═════ Given records

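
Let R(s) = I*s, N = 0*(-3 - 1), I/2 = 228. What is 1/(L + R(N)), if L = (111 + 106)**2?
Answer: 1/47089 ≈ 2.1236e-5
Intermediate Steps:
I = 456 (I = 2*228 = 456)
N = 0 (N = 0*(-4) = 0)
R(s) = 456*s
L = 47089 (L = 217**2 = 47089)
1/(L + R(N)) = 1/(47089 + 456*0) = 1/(47089 + 0) = 1/47089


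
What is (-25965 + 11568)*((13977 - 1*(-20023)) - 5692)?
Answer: -407550276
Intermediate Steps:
(-25965 + 11568)*((13977 - 1*(-20023)) - 5692) = -14397*((13977 + 20023) - 5692) = -14397*(34000 - 5692) = -14397*28308 = -407550276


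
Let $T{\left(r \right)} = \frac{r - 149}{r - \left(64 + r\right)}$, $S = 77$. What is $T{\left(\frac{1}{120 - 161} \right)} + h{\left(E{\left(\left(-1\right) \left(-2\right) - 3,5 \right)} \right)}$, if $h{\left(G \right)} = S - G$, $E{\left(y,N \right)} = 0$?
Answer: $\frac{104079}{1312} \approx 79.328$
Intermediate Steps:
$h{\left(G \right)} = 77 - G$
$T{\left(r \right)} = \frac{149}{64} - \frac{r}{64}$ ($T{\left(r \right)} = \frac{-149 + r}{-64} = \left(-149 + r\right) \left(- \frac{1}{64}\right) = \frac{149}{64} - \frac{r}{64}$)
$T{\left(\frac{1}{120 - 161} \right)} + h{\left(E{\left(\left(-1\right) \left(-2\right) - 3,5 \right)} \right)} = \left(\frac{149}{64} - \frac{1}{64 \left(120 - 161\right)}\right) + \left(77 - 0\right) = \left(\frac{149}{64} - \frac{1}{64 \left(-41\right)}\right) + \left(77 + 0\right) = \left(\frac{149}{64} - - \frac{1}{2624}\right) + 77 = \left(\frac{149}{64} + \frac{1}{2624}\right) + 77 = \frac{3055}{1312} + 77 = \frac{104079}{1312}$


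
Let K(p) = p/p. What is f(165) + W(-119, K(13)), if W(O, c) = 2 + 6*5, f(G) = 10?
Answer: 42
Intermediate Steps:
K(p) = 1
W(O, c) = 32 (W(O, c) = 2 + 30 = 32)
f(165) + W(-119, K(13)) = 10 + 32 = 42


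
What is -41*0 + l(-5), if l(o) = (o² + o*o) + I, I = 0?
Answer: 50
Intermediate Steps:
l(o) = 2*o² (l(o) = (o² + o*o) + 0 = (o² + o²) + 0 = 2*o² + 0 = 2*o²)
-41*0 + l(-5) = -41*0 + 2*(-5)² = 0 + 2*25 = 0 + 50 = 50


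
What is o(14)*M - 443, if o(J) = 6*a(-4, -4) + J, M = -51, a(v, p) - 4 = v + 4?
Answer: -2381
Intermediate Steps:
a(v, p) = 8 + v (a(v, p) = 4 + (v + 4) = 4 + (4 + v) = 8 + v)
o(J) = 24 + J (o(J) = 6*(8 - 4) + J = 6*4 + J = 24 + J)
o(14)*M - 443 = (24 + 14)*(-51) - 443 = 38*(-51) - 443 = -1938 - 443 = -2381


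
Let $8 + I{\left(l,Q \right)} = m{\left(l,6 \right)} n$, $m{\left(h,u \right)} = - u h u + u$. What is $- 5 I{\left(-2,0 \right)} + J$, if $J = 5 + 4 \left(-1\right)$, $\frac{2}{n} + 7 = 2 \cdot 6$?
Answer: $-115$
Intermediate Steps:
$n = \frac{2}{5}$ ($n = \frac{2}{-7 + 2 \cdot 6} = \frac{2}{-7 + 12} = \frac{2}{5} \approx 0.4$)
$m{\left(h,u \right)} = u - h u^{2}$ ($m{\left(h,u \right)} = - h u u + u = - h u^{2} + u = u - h u^{2}$)
$J = 1$ ($J = 5 - 4 = 1$)
$I{\left(l,Q \right)} = - \frac{28}{5} - \frac{72 l}{5}$ ($I{\left(l,Q \right)} = -8 + 6 \left(1 - l 6\right) \frac{2}{5} = -8 + 6 \left(1 - 6 l\right) \frac{2}{5} = -8 + \left(6 - 36 l\right) \frac{2}{5} = -8 - \left(- \frac{12}{5} + \frac{72 l}{5}\right) = - \frac{28}{5} - \frac{72 l}{5}$)
$- 5 I{\left(-2,0 \right)} + J = - 5 \left(- \frac{28}{5} - - \frac{144}{5}\right) + 1 = - 5 \left(- \frac{28}{5} + \frac{144}{5}\right) + 1 = \left(-5\right) \frac{116}{5} + 1 = -116 + 1 = -115$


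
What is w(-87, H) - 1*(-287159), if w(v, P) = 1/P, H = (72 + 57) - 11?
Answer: 33884763/118 ≈ 2.8716e+5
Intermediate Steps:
H = 118 (H = 129 - 11 = 118)
w(-87, H) - 1*(-287159) = 1/118 - 1*(-287159) = 1/118 + 287159 = 33884763/118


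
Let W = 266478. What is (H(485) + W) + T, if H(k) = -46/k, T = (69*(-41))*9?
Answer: 116893199/485 ≈ 2.4102e+5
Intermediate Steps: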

══════════

- [Action item]
Quote exactly the line containing "Let W = 266478." and every later line through the end of the listing, and no other lines.

- [Written answer]
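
Let W = 266478. What is (H(485) + W) + T, if H(k) = -46/k, T = (69*(-41))*9?
Answer: 116893199/485 ≈ 2.4102e+5
Intermediate Steps: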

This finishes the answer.